▶ _EXERCISE_: Among the records, find the lines that hold the string "extracted" and return them.

▶ _RECORDS TO PROCESS_:

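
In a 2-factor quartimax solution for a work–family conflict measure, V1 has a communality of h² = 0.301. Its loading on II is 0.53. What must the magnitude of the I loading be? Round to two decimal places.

0.14

Under orthogonal rotation h² = Σλ², so λ_I² = h² − (0.2809) = 0.301 − 0.2809 = 0.0201.
|λ| = √0.0201 = 0.1418.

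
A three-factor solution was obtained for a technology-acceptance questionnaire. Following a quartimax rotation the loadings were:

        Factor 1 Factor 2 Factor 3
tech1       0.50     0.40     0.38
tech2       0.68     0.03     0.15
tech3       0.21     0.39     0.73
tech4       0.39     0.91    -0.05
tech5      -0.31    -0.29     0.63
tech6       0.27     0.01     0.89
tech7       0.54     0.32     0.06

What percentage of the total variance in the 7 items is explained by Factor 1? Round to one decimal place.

SS loadings for Factor 1 = 0.50² + 0.68² + 0.21² + 0.39² + (-0.31)² + 0.27² + 0.54² = 1.3692
With 7 standardized items, total variance = 7. Proportion = 1.3692/7 = 0.1956 → 19.56%.

19.6%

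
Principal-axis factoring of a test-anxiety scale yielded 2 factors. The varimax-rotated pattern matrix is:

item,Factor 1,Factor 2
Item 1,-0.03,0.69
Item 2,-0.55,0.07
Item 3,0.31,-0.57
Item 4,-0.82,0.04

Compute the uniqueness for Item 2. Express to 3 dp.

h² = (-0.55)² + 0.07² = 0.3025 + 0.0049 = 0.3074
Uniqueness u² = 1 − h² = 1 − 0.3074 = 0.6926

0.693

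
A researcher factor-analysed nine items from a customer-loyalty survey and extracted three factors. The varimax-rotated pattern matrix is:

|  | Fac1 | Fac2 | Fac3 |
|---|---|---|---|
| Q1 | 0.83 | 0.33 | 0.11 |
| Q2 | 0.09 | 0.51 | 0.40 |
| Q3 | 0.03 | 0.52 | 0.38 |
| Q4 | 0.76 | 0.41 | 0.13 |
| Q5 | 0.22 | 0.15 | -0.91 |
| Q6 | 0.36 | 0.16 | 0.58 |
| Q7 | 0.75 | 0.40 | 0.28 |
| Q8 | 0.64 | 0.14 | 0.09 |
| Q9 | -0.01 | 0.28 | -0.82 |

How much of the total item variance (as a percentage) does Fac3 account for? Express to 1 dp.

SS loadings for Fac3 = 0.11² + 0.40² + 0.38² + 0.13² + (-0.91)² + 0.58² + 0.28² + 0.09² + (-0.82)² = 2.2568
With 9 standardized items, total variance = 9. Proportion = 2.2568/9 = 0.2508 → 25.08%.

25.1%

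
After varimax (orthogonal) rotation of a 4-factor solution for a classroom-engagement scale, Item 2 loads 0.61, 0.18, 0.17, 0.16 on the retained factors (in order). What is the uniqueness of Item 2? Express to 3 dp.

0.541

h² = 0.61² + 0.18² + 0.17² + 0.16² = 0.3721 + 0.0324 + 0.0289 + 0.0256 = 0.4590
Uniqueness u² = 1 − h² = 1 − 0.4590 = 0.5410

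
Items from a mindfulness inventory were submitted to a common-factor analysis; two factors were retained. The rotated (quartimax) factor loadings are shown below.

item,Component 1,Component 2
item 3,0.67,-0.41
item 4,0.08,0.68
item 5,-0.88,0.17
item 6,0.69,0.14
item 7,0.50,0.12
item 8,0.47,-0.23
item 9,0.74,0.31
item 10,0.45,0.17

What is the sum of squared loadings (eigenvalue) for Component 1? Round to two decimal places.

2.93

SS loadings for Component 1 = 0.67² + 0.08² + (-0.88)² + 0.69² + 0.50² + 0.47² + 0.74² + 0.45² = 0.4489 + 0.0064 + 0.7744 + 0.4761 + 0.2500 + 0.2209 + 0.5476 + 0.2025 = 2.9268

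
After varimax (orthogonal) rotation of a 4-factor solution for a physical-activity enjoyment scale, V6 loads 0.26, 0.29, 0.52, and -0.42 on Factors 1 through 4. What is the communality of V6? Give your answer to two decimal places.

0.60

h² = 0.26² + 0.29² + 0.52² + (-0.42)² = 0.0676 + 0.0841 + 0.2704 + 0.1764 = 0.5985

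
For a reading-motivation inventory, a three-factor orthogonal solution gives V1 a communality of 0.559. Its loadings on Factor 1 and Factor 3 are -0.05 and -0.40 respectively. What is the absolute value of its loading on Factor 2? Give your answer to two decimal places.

0.63

Under orthogonal rotation h² = Σλ², so λ_Factor 2² = h² − (0.1625) = 0.559 − 0.1625 = 0.3965.
|λ| = √0.3965 = 0.6297.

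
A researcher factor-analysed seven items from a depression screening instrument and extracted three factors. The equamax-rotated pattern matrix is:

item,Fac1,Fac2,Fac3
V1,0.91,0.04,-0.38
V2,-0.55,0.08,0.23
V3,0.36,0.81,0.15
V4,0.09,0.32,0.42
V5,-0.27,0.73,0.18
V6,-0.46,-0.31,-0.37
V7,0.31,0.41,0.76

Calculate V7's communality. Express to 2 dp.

0.84

h² = 0.31² + 0.41² + 0.76² = 0.0961 + 0.1681 + 0.5776 = 0.8418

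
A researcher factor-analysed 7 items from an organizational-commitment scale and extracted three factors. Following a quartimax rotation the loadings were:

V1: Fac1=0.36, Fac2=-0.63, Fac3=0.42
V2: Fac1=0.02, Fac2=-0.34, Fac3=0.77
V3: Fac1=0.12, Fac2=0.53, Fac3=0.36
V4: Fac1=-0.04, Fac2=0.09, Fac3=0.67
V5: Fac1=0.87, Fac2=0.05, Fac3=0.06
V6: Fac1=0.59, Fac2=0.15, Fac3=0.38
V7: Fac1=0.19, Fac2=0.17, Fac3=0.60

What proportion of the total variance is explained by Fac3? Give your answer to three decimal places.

SS loadings for Fac3 = 0.42² + 0.77² + 0.36² + 0.67² + 0.06² + 0.38² + 0.60² = 1.8558
Proportion of variance = 1.8558 / 7 = 0.2651.

0.265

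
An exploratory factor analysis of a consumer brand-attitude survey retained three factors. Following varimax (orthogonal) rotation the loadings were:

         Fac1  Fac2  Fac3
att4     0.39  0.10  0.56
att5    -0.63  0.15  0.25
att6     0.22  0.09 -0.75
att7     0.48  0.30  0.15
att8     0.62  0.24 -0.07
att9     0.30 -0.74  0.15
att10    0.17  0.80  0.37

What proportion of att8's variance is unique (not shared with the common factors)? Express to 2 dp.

h² = 0.62² + 0.24² + (-0.07)² = 0.3844 + 0.0576 + 0.0049 = 0.4469
Uniqueness u² = 1 − h² = 1 − 0.4469 = 0.5531

0.55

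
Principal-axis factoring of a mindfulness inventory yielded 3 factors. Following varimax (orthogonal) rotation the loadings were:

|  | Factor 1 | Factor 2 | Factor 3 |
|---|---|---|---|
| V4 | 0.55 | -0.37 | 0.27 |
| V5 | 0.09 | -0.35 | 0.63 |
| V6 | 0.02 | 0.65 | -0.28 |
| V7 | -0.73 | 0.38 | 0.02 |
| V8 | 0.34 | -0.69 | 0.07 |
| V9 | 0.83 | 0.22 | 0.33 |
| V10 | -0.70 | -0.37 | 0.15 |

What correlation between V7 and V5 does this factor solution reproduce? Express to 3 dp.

-0.186

r̂ = Σ λ_i·λ_j across factors = (-0.73)(0.09) + (0.38)(-0.35) + (0.02)(0.63)
  = -0.0657 -0.1330 +0.0126 = -0.1861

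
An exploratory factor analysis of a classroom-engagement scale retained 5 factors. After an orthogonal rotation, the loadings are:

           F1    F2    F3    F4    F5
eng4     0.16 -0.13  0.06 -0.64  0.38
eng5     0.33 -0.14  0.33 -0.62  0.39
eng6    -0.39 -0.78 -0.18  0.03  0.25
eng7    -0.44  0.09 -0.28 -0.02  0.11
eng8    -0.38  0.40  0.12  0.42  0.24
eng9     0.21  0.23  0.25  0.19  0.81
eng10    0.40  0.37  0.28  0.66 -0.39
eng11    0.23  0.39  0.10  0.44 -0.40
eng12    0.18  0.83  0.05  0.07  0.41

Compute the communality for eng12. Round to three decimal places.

h² = 0.18² + 0.83² + 0.05² + 0.07² + 0.41² = 0.0324 + 0.6889 + 0.0025 + 0.0049 + 0.1681 = 0.8968

0.897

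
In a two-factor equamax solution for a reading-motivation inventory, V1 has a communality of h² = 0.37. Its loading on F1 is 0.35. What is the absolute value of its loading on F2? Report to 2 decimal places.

Under orthogonal rotation h² = Σλ², so λ_F2² = h² − (0.1225) = 0.37 − 0.1225 = 0.2475.
|λ| = √0.2475 = 0.4975.

0.50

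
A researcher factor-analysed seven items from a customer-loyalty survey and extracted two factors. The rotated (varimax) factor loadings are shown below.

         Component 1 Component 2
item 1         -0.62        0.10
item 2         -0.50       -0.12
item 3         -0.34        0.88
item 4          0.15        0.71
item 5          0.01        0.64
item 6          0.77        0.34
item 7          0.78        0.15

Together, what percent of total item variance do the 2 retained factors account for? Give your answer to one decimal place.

54.6%

SS loadings by factor: 1.9739, 1.8506; total = 3.8245.
Total variance with 7 standardized items is 7, so the solution explains 3.8245/7 = 0.5464 = 54.64%.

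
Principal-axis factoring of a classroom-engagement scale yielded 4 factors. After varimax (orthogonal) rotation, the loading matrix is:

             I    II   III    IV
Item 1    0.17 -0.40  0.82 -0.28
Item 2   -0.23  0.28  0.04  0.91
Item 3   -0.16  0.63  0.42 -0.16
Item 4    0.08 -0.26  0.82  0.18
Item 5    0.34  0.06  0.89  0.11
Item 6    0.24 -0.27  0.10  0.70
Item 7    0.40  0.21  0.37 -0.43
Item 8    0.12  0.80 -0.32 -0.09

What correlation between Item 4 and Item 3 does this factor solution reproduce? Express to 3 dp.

0.139

r̂ = Σ λ_i·λ_j across factors = (0.08)(-0.16) + (-0.26)(0.63) + (0.82)(0.42) + (0.18)(-0.16)
  = -0.0128 -0.1638 +0.3444 -0.0288 = 0.1390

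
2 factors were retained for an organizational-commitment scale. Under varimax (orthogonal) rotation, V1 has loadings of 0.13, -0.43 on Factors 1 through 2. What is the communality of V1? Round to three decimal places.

0.202

h² = 0.13² + (-0.43)² = 0.0169 + 0.1849 = 0.2018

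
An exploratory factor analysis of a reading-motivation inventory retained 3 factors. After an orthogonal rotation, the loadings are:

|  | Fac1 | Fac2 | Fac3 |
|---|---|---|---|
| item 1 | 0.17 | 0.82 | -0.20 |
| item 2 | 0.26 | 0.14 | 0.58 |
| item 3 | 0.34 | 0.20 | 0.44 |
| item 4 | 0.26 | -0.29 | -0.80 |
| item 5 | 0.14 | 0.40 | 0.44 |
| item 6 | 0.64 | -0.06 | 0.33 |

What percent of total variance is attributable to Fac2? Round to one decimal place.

SS loadings for Fac2 = 0.82² + 0.14² + 0.20² + (-0.29)² + 0.40² + (-0.06)² = 0.9797
With 6 standardized items, total variance = 6. Proportion = 0.9797/6 = 0.1633 → 16.33%.

16.3%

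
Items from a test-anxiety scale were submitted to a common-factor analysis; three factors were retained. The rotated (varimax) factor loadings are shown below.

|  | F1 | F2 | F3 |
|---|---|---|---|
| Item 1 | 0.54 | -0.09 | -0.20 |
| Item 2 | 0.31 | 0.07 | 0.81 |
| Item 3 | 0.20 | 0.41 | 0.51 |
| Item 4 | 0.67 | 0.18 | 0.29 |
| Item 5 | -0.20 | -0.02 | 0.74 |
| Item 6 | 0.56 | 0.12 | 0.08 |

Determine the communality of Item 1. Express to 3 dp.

0.340

h² = 0.54² + (-0.09)² + (-0.20)² = 0.2916 + 0.0081 + 0.0400 = 0.3397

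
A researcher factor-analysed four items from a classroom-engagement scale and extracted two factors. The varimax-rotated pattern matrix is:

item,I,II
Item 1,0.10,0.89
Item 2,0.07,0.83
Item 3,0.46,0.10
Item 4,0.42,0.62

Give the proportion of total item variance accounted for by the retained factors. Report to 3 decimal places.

0.570

Communalities: 0.8021, 0.6938, 0.2216, 0.5608; Σh² = 2.2783.
Total variance with 4 standardized items is 4, so the solution explains 2.2783/4 = 0.5696.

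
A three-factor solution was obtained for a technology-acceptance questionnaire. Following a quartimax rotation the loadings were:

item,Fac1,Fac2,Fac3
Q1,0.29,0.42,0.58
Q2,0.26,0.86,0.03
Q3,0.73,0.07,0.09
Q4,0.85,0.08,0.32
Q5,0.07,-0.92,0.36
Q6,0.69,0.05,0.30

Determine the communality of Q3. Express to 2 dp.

0.55

h² = 0.73² + 0.07² + 0.09² = 0.5329 + 0.0049 + 0.0081 = 0.5459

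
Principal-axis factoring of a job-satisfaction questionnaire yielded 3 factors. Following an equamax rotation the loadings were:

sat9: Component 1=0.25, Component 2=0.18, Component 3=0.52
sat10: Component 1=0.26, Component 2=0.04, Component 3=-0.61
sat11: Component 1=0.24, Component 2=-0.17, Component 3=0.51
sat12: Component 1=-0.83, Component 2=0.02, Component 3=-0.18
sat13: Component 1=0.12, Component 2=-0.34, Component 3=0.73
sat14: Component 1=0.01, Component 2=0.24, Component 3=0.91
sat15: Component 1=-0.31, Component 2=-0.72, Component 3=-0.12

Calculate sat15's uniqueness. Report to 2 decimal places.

0.37

h² = (-0.31)² + (-0.72)² + (-0.12)² = 0.0961 + 0.5184 + 0.0144 = 0.6289
Uniqueness u² = 1 − h² = 1 − 0.6289 = 0.3711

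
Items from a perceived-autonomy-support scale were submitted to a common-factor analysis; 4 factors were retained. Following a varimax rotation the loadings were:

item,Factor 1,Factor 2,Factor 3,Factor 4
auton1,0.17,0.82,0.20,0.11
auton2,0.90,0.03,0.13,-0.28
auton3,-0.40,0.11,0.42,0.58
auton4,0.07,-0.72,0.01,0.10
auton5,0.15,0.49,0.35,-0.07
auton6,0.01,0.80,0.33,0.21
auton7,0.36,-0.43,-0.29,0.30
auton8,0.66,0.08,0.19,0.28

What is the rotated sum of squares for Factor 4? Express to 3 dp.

0.654

SS loadings for Factor 4 = 0.11² + (-0.28)² + 0.58² + 0.10² + (-0.07)² + 0.21² + 0.30² + 0.28² = 0.0121 + 0.0784 + 0.3364 + 0.0100 + 0.0049 + 0.0441 + 0.0900 + 0.0784 = 0.6543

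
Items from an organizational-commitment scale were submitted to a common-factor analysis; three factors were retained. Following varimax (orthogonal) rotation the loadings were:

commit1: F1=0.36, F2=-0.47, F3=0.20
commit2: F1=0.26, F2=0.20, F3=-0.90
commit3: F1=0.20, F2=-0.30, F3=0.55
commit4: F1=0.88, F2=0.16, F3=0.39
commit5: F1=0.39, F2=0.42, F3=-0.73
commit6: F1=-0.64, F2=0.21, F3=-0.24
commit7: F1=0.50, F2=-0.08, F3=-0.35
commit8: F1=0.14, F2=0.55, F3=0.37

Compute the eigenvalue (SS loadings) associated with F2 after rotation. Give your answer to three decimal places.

0.906

SS loadings for F2 = (-0.47)² + 0.20² + (-0.30)² + 0.16² + 0.42² + 0.21² + (-0.08)² + 0.55² = 0.2209 + 0.0400 + 0.0900 + 0.0256 + 0.1764 + 0.0441 + 0.0064 + 0.3025 = 0.9059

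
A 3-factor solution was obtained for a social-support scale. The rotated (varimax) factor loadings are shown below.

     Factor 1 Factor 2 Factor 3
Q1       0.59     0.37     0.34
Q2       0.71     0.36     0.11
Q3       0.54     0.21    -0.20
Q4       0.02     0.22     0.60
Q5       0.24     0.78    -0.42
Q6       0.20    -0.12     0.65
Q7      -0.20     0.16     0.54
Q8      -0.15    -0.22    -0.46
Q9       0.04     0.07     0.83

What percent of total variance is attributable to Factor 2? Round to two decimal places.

11.79%

SS loadings for Factor 2 = 0.37² + 0.36² + 0.21² + 0.22² + 0.78² + (-0.12)² + 0.16² + (-0.22)² + 0.07² = 1.0607
With 9 standardized items, total variance = 9. Proportion = 1.0607/9 = 0.1179 → 11.79%.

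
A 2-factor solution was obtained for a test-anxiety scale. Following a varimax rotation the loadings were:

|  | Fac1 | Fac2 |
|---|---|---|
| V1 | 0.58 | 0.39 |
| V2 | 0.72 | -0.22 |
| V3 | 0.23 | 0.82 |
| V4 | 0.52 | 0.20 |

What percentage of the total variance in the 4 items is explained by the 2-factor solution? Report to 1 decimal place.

Communalities: 0.4885, 0.5668, 0.7253, 0.3104; Σh² = 2.0910.
Total variance with 4 standardized items is 4, so the solution explains 2.0910/4 = 0.5227 = 52.27%.

52.3%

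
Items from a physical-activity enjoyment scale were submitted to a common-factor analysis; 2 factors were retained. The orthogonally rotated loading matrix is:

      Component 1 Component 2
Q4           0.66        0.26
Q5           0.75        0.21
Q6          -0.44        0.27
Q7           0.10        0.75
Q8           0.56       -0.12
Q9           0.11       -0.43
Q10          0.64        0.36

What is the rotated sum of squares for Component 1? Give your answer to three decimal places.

1.937

SS loadings for Component 1 = 0.66² + 0.75² + (-0.44)² + 0.10² + 0.56² + 0.11² + 0.64² = 0.4356 + 0.5625 + 0.1936 + 0.0100 + 0.3136 + 0.0121 + 0.4096 = 1.9370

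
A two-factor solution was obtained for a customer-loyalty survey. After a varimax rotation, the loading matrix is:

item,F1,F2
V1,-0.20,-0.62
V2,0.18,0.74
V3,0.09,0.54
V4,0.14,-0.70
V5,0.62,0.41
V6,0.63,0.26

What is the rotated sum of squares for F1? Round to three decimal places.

SS loadings for F1 = (-0.20)² + 0.18² + 0.09² + 0.14² + 0.62² + 0.63² = 0.0400 + 0.0324 + 0.0081 + 0.0196 + 0.3844 + 0.3969 = 0.8814

0.881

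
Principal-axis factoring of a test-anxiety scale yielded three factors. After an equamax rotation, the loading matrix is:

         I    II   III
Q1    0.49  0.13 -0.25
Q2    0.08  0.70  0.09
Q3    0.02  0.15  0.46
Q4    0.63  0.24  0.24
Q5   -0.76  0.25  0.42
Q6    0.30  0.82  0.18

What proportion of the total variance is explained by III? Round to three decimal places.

0.091

SS loadings for III = (-0.25)² + 0.09² + 0.46² + 0.24² + 0.42² + 0.18² = 0.5486
Proportion of variance = 0.5486 / 6 = 0.0914.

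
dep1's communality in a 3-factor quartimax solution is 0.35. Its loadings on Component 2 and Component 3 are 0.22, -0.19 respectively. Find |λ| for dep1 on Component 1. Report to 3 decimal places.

Under orthogonal rotation h² = Σλ², so λ_Component 1² = h² − (0.0845) = 0.35 − 0.0845 = 0.2655.
|λ| = √0.2655 = 0.5153.

0.515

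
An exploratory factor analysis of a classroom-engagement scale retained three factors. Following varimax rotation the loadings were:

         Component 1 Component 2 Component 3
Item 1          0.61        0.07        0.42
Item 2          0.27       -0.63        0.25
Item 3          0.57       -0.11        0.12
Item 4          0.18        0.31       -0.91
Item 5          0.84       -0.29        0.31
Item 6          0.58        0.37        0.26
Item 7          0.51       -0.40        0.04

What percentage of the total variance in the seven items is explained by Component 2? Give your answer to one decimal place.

SS loadings for Component 2 = 0.07² + (-0.63)² + (-0.11)² + 0.31² + (-0.29)² + 0.37² + (-0.40)² = 0.8910
With 7 standardized items, total variance = 7. Proportion = 0.8910/7 = 0.1273 → 12.73%.

12.7%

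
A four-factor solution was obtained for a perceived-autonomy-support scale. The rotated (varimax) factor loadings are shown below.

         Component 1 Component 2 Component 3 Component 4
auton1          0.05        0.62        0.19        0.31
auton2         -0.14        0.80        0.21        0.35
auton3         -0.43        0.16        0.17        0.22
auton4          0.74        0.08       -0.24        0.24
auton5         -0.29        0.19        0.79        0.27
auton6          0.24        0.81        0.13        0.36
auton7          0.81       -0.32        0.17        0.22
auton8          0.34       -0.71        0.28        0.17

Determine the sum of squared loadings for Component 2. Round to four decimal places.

2.3551

SS loadings for Component 2 = 0.62² + 0.80² + 0.16² + 0.08² + 0.19² + 0.81² + (-0.32)² + (-0.71)² = 0.3844 + 0.6400 + 0.0256 + 0.0064 + 0.0361 + 0.6561 + 0.1024 + 0.5041 = 2.3551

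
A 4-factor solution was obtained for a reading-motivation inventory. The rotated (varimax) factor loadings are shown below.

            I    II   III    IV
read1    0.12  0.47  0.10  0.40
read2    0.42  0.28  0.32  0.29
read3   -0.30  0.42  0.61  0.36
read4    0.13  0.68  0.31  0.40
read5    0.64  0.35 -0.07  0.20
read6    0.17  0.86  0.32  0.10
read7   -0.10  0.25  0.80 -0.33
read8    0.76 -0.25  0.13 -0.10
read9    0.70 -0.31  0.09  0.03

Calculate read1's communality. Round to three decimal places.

h² = 0.12² + 0.47² + 0.10² + 0.40² = 0.0144 + 0.2209 + 0.0100 + 0.1600 = 0.4053

0.405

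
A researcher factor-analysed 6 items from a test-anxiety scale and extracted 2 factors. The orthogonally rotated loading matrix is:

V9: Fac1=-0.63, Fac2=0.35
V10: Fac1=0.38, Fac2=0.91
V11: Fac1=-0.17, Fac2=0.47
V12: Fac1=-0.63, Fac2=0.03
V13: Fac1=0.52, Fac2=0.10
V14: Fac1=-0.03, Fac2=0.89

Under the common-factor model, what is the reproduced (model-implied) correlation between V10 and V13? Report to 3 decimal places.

0.289

r̂ = Σ λ_i·λ_j across factors = (0.38)(0.52) + (0.91)(0.10)
  = +0.1976 +0.0910 = 0.2886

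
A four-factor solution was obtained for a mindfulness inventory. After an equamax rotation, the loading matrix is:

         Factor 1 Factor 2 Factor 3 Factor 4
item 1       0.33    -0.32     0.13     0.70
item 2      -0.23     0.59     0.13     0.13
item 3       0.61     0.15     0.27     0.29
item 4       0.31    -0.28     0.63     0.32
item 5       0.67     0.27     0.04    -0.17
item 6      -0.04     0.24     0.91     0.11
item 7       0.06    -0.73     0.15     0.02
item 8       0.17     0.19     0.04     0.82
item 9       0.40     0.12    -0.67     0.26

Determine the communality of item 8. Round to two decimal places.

h² = 0.17² + 0.19² + 0.04² + 0.82² = 0.0289 + 0.0361 + 0.0016 + 0.6724 = 0.7390

0.74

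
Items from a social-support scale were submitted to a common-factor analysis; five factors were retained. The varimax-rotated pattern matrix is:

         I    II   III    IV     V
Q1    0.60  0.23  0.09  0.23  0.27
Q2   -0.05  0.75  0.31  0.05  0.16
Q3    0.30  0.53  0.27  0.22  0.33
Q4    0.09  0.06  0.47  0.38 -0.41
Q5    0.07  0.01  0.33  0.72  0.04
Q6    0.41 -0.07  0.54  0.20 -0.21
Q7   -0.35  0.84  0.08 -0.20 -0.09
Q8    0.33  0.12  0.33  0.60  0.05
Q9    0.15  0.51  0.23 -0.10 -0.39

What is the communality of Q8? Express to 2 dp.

0.59

h² = 0.33² + 0.12² + 0.33² + 0.60² + 0.05² = 0.1089 + 0.0144 + 0.1089 + 0.3600 + 0.0025 = 0.5947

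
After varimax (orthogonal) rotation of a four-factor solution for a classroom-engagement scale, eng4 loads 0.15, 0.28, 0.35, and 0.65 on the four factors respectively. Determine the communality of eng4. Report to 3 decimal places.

0.646

h² = 0.15² + 0.28² + 0.35² + 0.65² = 0.0225 + 0.0784 + 0.1225 + 0.4225 = 0.6459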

▶ _ANSWER TO THE EXERCISE_:
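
A researcher factor-analysed nine items from a customer-loyalty survey and extracted three factors. The varimax-rotated pattern matrix is:
A researcher factor-analysed seven items from a depression screening instrument and extracted three factors. The equamax-rotated pattern matrix is:
A researcher factor-analysed 7 items from an organizational-commitment scale and extracted three factors. Following a quartimax rotation the loadings were:
A researcher factor-analysed seven items from a customer-loyalty survey and extracted two factors. The rotated (varimax) factor loadings are shown below.
A researcher factor-analysed four items from a classroom-engagement scale and extracted two factors. The varimax-rotated pattern matrix is:
A researcher factor-analysed 6 items from a test-anxiety scale and extracted 2 factors. The orthogonally rotated loading matrix is: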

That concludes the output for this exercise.